## Stored data
★ ★ ★ ★

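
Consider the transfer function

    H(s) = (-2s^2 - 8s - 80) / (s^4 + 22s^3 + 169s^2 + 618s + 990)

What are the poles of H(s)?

The poles are the roots of the denominator s^4 + 22s^3 + 169s^2 + 618s + 990 = 0.
Trying s = -5: the polynomial evaluates to 0, so (s + 5) is a factor.
Dividing out leaves s^3 + 17s^2 + 84s + 198 = 0.
This factors further as (s^2 + 6s + 18)(s + 11) = 0.

s = -3 + 3j, -3 - 3j, -5, -11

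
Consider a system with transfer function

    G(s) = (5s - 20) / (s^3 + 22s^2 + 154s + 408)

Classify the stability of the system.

stable

The denominator s^3 + 22s^2 + 154s + 408 factors as (s^2 + 10s + 34)(s + 12), giving poles at s = -5 ± 3j, -12.
Since all poles lie strictly in the left half-plane, the system is stable.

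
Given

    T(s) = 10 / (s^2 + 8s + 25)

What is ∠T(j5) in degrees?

∠T(j5) ≈ -90°

At s = j5: numerator = 10, denominator = j40.
∠T = ∠num − ∠den = 0° − (90°) = -90°.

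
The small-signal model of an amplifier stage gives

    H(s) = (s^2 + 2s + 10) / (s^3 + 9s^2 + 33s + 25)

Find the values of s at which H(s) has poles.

s = -1, -4 ± 3j

The poles are the roots of the denominator s^3 + 9s^2 + 33s + 25 = 0.
Trying s = -1: the polynomial evaluates to 0, so (s + 1) is a factor.
Dividing out leaves s^2 + 8s + 25 = 0.
The quadratic formula then gives s = -4 ± 3j.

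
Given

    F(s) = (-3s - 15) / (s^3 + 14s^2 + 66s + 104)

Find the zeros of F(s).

Set the numerator to zero: -3s - 15 = 0, i.e. -3·(s + 5) = 0.
So s = -5.

s = -5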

★ ★ ★ ★

## Work required
Return every entry verbatim.

## Response to the exercise
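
Consider the transfer function

    H(s) = (-2s^2 - 8s - 80) / (s^4 + 22s^3 + 169s^2 + 618s + 990)

What are the poles of H(s)?

The poles are the roots of the denominator s^4 + 22s^3 + 169s^2 + 618s + 990 = 0.
Trying s = -5: the polynomial evaluates to 0, so (s + 5) is a factor.
Dividing out leaves s^3 + 17s^2 + 84s + 198 = 0.
This factors further as (s^2 + 6s + 18)(s + 11) = 0.

s = -3 + 3j, -3 - 3j, -5, -11

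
Consider a system with transfer function

    G(s) = (5s - 20) / (s^3 + 22s^2 + 154s + 408)

Classify the stability of the system.

stable

The denominator s^3 + 22s^2 + 154s + 408 factors as (s^2 + 10s + 34)(s + 12), giving poles at s = -5 ± 3j, -12.
Since all poles lie strictly in the left half-plane, the system is stable.

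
Given

    T(s) = 10 / (s^2 + 8s + 25)

What is ∠T(j5) in degrees?

∠T(j5) ≈ -90°

At s = j5: numerator = 10, denominator = j40.
∠T = ∠num − ∠den = 0° − (90°) = -90°.

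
The small-signal model of an amplifier stage gives

    H(s) = (s^2 + 2s + 10) / (s^3 + 9s^2 + 33s + 25)

Find the values of s at which H(s) has poles.

s = -1, -4 ± 3j

The poles are the roots of the denominator s^3 + 9s^2 + 33s + 25 = 0.
Trying s = -1: the polynomial evaluates to 0, so (s + 1) is a factor.
Dividing out leaves s^2 + 8s + 25 = 0.
The quadratic formula then gives s = -4 ± 3j.

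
Given

    F(s) = (-3s - 15) / (s^3 + 14s^2 + 66s + 104)

Find the zeros of F(s).

Set the numerator to zero: -3s - 15 = 0, i.e. -3·(s + 5) = 0.
So s = -5.

s = -5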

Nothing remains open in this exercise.